=== Supplied material ===
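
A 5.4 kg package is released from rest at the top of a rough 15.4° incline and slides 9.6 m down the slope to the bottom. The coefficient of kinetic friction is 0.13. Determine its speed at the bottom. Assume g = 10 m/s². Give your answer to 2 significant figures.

Taking the bottom as reference, mgh = ½mv² + μ_k N L with h = L sinθ, N = mg cosθ:
mgh = mgL sinθ = (5.4)(10)(9.6)sin15.4° = 137.66 J
W_f = μ_k mg cosθ · L = (0.13)(5.4)(10)cos15.4°·9.6 = 64.97 J
½mv² = 137.66 − 64.97 = 72.692 J
v = √(2 × 72.692/5.4) = 5.189 m/s

v = 5.2 m/s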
===
→ Work task
Set down the whole of the data, exactly as it stands.

→ Task output
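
A 5.4 kg package is released from rest at the top of a rough 15.4° incline and slides 9.6 m down the slope to the bottom. The coefficient of kinetic friction is 0.13. Determine its speed at the bottom. Assume g = 10 m/s². Give your answer to 2 significant figures.

Taking the bottom as reference, mgh = ½mv² + μ_k N L with h = L sinθ, N = mg cosθ:
mgh = mgL sinθ = (5.4)(10)(9.6)sin15.4° = 137.66 J
W_f = μ_k mg cosθ · L = (0.13)(5.4)(10)cos15.4°·9.6 = 64.97 J
½mv² = 137.66 − 64.97 = 72.692 J
v = √(2 × 72.692/5.4) = 5.189 m/s

v = 5.2 m/s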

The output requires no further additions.